- Directions -
Would you retype every entry that follows without altering a word?

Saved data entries
****************

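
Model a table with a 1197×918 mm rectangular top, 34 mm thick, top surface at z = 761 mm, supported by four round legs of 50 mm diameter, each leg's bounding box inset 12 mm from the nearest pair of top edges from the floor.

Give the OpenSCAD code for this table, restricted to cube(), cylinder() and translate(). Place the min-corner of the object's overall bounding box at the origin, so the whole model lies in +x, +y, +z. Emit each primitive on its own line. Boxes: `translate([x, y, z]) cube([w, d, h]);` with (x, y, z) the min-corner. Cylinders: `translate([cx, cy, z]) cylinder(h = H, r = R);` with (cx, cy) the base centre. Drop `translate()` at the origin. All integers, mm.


translate([0, 0, 727]) cube([1197, 918, 34]);
translate([37, 37, 0]) cylinder(h = 727, r = 25);
translate([1160, 37, 0]) cylinder(h = 727, r = 25);
translate([37, 881, 0]) cylinder(h = 727, r = 25);
translate([1160, 881, 0]) cylinder(h = 727, r = 25);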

****************

- Result for this exercise -
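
Model a table with a 1197×918 mm rectangular top, 34 mm thick, top surface at z = 761 mm, supported by four round legs of 50 mm diameter, each leg's bounding box inset 12 mm from the nearest pair of top edges from the floor.

Give the OpenSCAD code for this table, restricted to cube(), cylinder() and translate(). Place the min-corner of the object's overall bounding box at the origin, so the whole model lies in +x, +y, +z. Emit each primitive on its own line. Boxes: `translate([x, y, z]) cube([w, d, h]);` with (x, y, z) the min-corner. Cylinders: `translate([cx, cy, z]) cylinder(h = H, r = R);` with (cx, cy) the base centre. Drop `translate()` at the origin. All integers, mm.


translate([0, 0, 727]) cube([1197, 918, 34]);
translate([37, 37, 0]) cylinder(h = 727, r = 25);
translate([1160, 37, 0]) cylinder(h = 727, r = 25);
translate([37, 881, 0]) cylinder(h = 727, r = 25);
translate([1160, 881, 0]) cylinder(h = 727, r = 25);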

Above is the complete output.